*** Data for review

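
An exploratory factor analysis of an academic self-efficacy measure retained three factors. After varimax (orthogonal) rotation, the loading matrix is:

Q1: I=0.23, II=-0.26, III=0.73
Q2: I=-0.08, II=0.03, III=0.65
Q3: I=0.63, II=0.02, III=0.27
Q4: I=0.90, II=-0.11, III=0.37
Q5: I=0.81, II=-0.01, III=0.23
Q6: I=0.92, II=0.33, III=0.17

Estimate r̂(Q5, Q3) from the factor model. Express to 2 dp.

r̂ = Σ λ_i·λ_j across factors = (0.81)(0.63) + (-0.01)(0.02) + (0.23)(0.27)
  = +0.5103 -0.0002 +0.0621 = 0.5722

0.57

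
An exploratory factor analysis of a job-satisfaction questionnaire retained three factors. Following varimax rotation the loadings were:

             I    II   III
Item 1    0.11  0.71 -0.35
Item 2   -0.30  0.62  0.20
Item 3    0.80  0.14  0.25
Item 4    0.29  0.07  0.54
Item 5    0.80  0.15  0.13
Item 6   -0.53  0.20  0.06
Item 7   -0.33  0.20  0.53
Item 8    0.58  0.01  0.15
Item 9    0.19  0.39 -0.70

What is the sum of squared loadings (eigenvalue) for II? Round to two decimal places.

SS loadings for II = 0.71² + 0.62² + 0.14² + 0.07² + 0.15² + 0.20² + 0.20² + 0.01² + 0.39² = 0.5041 + 0.3844 + 0.0196 + 0.0049 + 0.0225 + 0.0400 + 0.0400 + 0.0001 + 0.1521 = 1.1677

1.17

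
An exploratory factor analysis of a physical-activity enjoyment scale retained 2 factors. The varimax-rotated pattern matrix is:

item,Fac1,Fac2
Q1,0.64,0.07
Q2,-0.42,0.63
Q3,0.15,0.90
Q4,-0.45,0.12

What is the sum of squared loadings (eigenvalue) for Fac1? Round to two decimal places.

SS loadings for Fac1 = 0.64² + (-0.42)² + 0.15² + (-0.45)² = 0.4096 + 0.1764 + 0.0225 + 0.2025 = 0.8110

0.81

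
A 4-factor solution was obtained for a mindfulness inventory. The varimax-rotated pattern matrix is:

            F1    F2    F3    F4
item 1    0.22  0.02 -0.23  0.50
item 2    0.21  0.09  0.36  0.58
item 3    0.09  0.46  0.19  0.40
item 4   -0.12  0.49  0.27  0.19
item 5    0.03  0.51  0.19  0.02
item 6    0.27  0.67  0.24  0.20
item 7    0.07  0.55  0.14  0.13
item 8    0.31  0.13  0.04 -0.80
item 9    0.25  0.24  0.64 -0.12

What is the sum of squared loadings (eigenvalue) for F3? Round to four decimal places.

SS loadings for F3 = (-0.23)² + 0.36² + 0.19² + 0.27² + 0.19² + 0.24² + 0.14² + 0.04² + 0.64² = 0.0529 + 0.1296 + 0.0361 + 0.0729 + 0.0361 + 0.0576 + 0.0196 + 0.0016 + 0.4096 = 0.8160

0.8160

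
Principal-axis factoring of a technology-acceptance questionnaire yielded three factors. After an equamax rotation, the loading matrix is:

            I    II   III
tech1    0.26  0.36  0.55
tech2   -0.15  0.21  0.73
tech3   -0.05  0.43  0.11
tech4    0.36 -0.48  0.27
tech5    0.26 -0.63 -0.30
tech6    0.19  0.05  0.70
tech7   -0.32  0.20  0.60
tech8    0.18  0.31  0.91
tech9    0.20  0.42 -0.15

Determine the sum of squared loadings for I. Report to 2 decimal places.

0.50

SS loadings for I = 0.26² + (-0.15)² + (-0.05)² + 0.36² + 0.26² + 0.19² + (-0.32)² + 0.18² + 0.20² = 0.0676 + 0.0225 + 0.0025 + 0.1296 + 0.0676 + 0.0361 + 0.1024 + 0.0324 + 0.0400 = 0.5007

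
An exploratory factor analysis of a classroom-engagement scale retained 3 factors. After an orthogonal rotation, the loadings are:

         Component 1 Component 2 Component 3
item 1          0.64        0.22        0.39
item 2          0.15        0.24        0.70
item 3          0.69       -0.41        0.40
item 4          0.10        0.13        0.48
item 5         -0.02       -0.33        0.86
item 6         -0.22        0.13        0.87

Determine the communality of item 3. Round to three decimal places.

h² = 0.69² + (-0.41)² + 0.40² = 0.4761 + 0.1681 + 0.1600 = 0.8042

0.804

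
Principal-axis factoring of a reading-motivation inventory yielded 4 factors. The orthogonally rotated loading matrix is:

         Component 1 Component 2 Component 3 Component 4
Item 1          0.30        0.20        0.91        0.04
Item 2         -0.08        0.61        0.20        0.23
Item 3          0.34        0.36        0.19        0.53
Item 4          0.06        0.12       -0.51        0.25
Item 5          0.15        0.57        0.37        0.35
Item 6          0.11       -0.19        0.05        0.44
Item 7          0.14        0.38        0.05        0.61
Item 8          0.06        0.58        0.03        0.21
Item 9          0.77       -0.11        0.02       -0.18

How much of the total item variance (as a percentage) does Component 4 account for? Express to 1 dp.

12.9%

SS loadings for Component 4 = 0.04² + 0.23² + 0.53² + 0.25² + 0.35² + 0.44² + 0.61² + 0.21² + (-0.18)² = 1.1626
With 9 standardized items, total variance = 9. Proportion = 1.1626/9 = 0.1292 → 12.92%.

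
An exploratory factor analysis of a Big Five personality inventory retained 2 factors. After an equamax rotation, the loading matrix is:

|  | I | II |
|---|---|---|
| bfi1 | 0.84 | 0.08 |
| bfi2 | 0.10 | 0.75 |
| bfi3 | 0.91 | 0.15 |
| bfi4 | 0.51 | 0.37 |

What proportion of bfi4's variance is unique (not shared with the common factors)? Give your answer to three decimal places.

h² = 0.51² + 0.37² = 0.2601 + 0.1369 = 0.3970
Uniqueness u² = 1 − h² = 1 − 0.3970 = 0.6030

0.603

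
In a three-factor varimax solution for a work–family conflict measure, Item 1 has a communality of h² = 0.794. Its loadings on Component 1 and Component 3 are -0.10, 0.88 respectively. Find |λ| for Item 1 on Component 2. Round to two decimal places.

Under orthogonal rotation h² = Σλ², so λ_Component 2² = h² − (0.7844) = 0.794 − 0.7844 = 0.0096.
|λ| = √0.0096 = 0.0980.

0.10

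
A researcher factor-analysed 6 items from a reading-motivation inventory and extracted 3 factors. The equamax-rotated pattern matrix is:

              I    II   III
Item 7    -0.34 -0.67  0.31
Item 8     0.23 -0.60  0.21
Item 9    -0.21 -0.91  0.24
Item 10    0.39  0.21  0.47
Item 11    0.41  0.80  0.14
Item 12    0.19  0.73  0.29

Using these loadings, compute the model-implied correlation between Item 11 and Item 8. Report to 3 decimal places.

r̂ = Σ λ_i·λ_j across factors = (0.41)(0.23) + (0.80)(-0.60) + (0.14)(0.21)
  = +0.0943 -0.4800 +0.0294 = -0.3563

-0.356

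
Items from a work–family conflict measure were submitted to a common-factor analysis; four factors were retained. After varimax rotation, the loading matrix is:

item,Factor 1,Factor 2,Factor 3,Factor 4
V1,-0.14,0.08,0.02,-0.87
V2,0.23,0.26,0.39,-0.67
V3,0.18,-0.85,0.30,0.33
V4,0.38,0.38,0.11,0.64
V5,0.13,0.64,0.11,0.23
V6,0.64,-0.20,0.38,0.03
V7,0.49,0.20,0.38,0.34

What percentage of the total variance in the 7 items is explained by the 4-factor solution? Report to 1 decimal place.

Communalities: 0.7833, 0.7215, 0.9538, 0.7105, 0.4915, 0.5949, 0.5401; Σh² = 4.7956.
Total variance with 7 standardized items is 7, so the solution explains 4.7956/7 = 0.6851 = 68.51%.

68.5%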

******

:: Assignment ::
From the top of the listing above, restate each line word for word up to and including the line with "Q4,-0.45,0.12"; add nothing else.

:: Reply ::
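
An exploratory factor analysis of an academic self-efficacy measure retained three factors. After varimax (orthogonal) rotation, the loading matrix is:

Q1: I=0.23, II=-0.26, III=0.73
Q2: I=-0.08, II=0.03, III=0.65
Q3: I=0.63, II=0.02, III=0.27
Q4: I=0.90, II=-0.11, III=0.37
Q5: I=0.81, II=-0.01, III=0.23
Q6: I=0.92, II=0.33, III=0.17

Estimate r̂(Q5, Q3) from the factor model. Express to 2 dp.

r̂ = Σ λ_i·λ_j across factors = (0.81)(0.63) + (-0.01)(0.02) + (0.23)(0.27)
  = +0.5103 -0.0002 +0.0621 = 0.5722

0.57

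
An exploratory factor analysis of a job-satisfaction questionnaire retained three factors. Following varimax rotation the loadings were:

             I    II   III
Item 1    0.11  0.71 -0.35
Item 2   -0.30  0.62  0.20
Item 3    0.80  0.14  0.25
Item 4    0.29  0.07  0.54
Item 5    0.80  0.15  0.13
Item 6   -0.53  0.20  0.06
Item 7   -0.33  0.20  0.53
Item 8    0.58  0.01  0.15
Item 9    0.19  0.39 -0.70

What is the sum of squared loadings (eigenvalue) for II? Round to two decimal places.

SS loadings for II = 0.71² + 0.62² + 0.14² + 0.07² + 0.15² + 0.20² + 0.20² + 0.01² + 0.39² = 0.5041 + 0.3844 + 0.0196 + 0.0049 + 0.0225 + 0.0400 + 0.0400 + 0.0001 + 0.1521 = 1.1677

1.17

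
An exploratory factor analysis of a physical-activity enjoyment scale retained 2 factors. The varimax-rotated pattern matrix is:

item,Fac1,Fac2
Q1,0.64,0.07
Q2,-0.42,0.63
Q3,0.15,0.90
Q4,-0.45,0.12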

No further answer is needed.